Problem description: From the records below, copy every line that contains the word "Data".

Records for this task:
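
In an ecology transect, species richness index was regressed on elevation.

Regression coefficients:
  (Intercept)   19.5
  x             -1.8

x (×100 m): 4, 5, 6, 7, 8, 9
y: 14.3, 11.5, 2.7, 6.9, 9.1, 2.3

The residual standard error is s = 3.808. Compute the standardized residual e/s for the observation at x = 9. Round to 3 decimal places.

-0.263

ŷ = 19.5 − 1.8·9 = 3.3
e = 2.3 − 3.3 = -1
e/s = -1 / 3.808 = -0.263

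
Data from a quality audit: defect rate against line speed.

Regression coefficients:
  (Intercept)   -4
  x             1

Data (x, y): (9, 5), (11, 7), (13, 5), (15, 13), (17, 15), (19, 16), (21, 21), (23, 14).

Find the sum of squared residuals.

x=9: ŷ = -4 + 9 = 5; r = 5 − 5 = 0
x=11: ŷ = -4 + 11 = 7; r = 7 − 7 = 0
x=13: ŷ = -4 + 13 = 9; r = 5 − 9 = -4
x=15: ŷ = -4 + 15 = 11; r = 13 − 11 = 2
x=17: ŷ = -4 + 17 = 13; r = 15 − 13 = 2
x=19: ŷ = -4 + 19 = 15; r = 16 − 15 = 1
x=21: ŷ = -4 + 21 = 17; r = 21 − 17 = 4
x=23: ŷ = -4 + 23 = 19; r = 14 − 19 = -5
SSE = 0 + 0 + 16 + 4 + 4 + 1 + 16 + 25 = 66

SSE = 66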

Response:
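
Data from a quality audit: defect rate against line speed.
Data (x, y): (9, 5), (11, 7), (13, 5), (15, 13), (17, 15), (19, 16), (21, 21), (23, 14).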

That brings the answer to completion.